=== Section Start ===

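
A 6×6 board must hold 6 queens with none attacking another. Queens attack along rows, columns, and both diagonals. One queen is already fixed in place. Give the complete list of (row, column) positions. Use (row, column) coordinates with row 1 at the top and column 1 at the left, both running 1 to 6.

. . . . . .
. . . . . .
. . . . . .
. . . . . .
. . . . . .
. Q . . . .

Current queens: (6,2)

(1,5) (2,3) (3,1) (4,6) (5,4) (6,2)

Row 1: attacked by (6,2)→{2}. Safe: 1, 3, 4, 5, 6. Place at column 5.
Row 2: attacked by (1,5)→{4,5,6}; (6,2)→{2,6}. Safe: 1, 3. Place at column 3.
Row 3: attacked by (1,5)→{3,5}; (2,3)→{2,3,4}; (6,2)→{2,5}. Safe: 1, 6. Place at column 1.
Row 4: attacked by (1,5)→{2,5}; (2,3)→{1,3,5}; (3,1)→{1,2}; (6,2)→{2,4}. Safe: 6. Place at column 6.
Row 5: attacked by (1,5)→{1,5}; (2,3)→{3,6}; (3,1)→{1,3}; (4,6)→{5,6}; (6,2)→{1,2,3}. Safe: 4. Place at column 4.
Columns [5, 3, 1, 6, 4, 2], r−c [-4, -1, 2, -2, 1, 4], r+c [6, 5, 4, 10, 9, 8] are all distinct, so no two queens attack.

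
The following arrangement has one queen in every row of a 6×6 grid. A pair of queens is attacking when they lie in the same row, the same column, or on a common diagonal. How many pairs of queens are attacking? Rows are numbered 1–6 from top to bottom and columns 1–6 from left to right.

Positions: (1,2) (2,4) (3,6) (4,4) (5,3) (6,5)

Same column: (2,4)–(4,4) (column 4).
Same diagonal: (4,4)–(5,3) (|4−5| = |4−3| = 1).
Total attacking pairs: 2.

2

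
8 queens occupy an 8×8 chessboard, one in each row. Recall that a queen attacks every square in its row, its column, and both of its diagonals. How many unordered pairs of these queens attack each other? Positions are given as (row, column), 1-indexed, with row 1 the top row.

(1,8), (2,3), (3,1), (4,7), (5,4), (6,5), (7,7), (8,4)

5

Same column: (4,7)–(7,7) (column 7); (5,4)–(8,4) (column 4).
Same diagonal: (1,8)–(5,4) (|1−5| = |8−4| = 4); (4,7)–(6,5) (|4−6| = |7−5| = 2); (5,4)–(6,5) (|5−6| = |4−5| = 1).
Total attacking pairs: 5.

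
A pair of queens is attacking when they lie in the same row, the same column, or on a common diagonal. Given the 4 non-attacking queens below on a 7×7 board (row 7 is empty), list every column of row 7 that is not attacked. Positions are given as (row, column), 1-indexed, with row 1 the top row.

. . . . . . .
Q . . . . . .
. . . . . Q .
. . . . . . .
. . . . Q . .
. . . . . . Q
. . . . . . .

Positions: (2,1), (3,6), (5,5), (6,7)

(2,1) attacks row 7 at column 1 and diagonals 6.
(3,6) attacks row 7 at column 6 and diagonals 2.
(5,5) attacks row 7 at column 5 and diagonals 3, 7.
(6,7) attacks row 7 at column 7 and diagonals 6.
Attacked columns: {1, 2, 3, 5, 6, 7}. Safe: {4}.

columns 4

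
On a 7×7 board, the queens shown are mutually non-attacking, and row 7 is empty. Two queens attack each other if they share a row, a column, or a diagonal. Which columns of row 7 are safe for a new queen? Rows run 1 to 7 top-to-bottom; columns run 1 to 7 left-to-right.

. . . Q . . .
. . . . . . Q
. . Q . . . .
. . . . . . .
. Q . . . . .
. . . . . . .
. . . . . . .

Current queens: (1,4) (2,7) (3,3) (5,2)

columns 1, 5, 6

(1,4) attacks row 7 at column 4.
(2,7) attacks row 7 at column 7 and diagonals 2.
(3,3) attacks row 7 at column 3 and diagonals 7.
(5,2) attacks row 7 at column 2 and diagonals 4.
Attacked columns: {2, 3, 4, 7}. Safe: {1, 5, 6}.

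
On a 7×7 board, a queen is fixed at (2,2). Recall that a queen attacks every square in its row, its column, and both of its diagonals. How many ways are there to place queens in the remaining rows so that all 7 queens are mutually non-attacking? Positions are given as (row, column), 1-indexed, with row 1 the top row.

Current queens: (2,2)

Branch on row 1: col 4 → 1; col 5 → 1; col 6 → 1; col 7 → 1.
Sum: 1 + 1 + 1 + 1 = 4.

4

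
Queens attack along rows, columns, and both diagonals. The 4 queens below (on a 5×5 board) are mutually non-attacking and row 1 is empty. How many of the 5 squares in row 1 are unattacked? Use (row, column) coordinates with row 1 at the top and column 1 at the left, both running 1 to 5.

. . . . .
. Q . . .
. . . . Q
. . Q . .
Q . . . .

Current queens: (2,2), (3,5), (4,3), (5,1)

(2,2) attacks row 1 at column 2 and diagonals 1, 3.
(3,5) attacks row 1 at column 5 and diagonals 3.
(4,3) attacks row 1 at column 3.
(5,1) attacks row 1 at column 1 and diagonals 5.
Attacked columns: {1, 2, 3, 5}. Safe: {4}.

1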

=== Section End ===

What is expected |
Extract all lines of the records above that include "below".

Exercise answer |
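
A pair of queens is attacking when they lie in the same row, the same column, or on a common diagonal. Given the 4 non-attacking queens below on a 7×7 board (row 7 is empty), list every column of row 7 that is not attacked. Positions are given as (row, column), 1-indexed, with row 1 the top row.
Queens attack along rows, columns, and both diagonals. The 4 queens below (on a 5×5 board) are mutually non-attacking and row 1 is empty. How many of the 5 squares in row 1 are unattacked? Use (row, column) coordinates with row 1 at the top and column 1 at the left, both running 1 to 5.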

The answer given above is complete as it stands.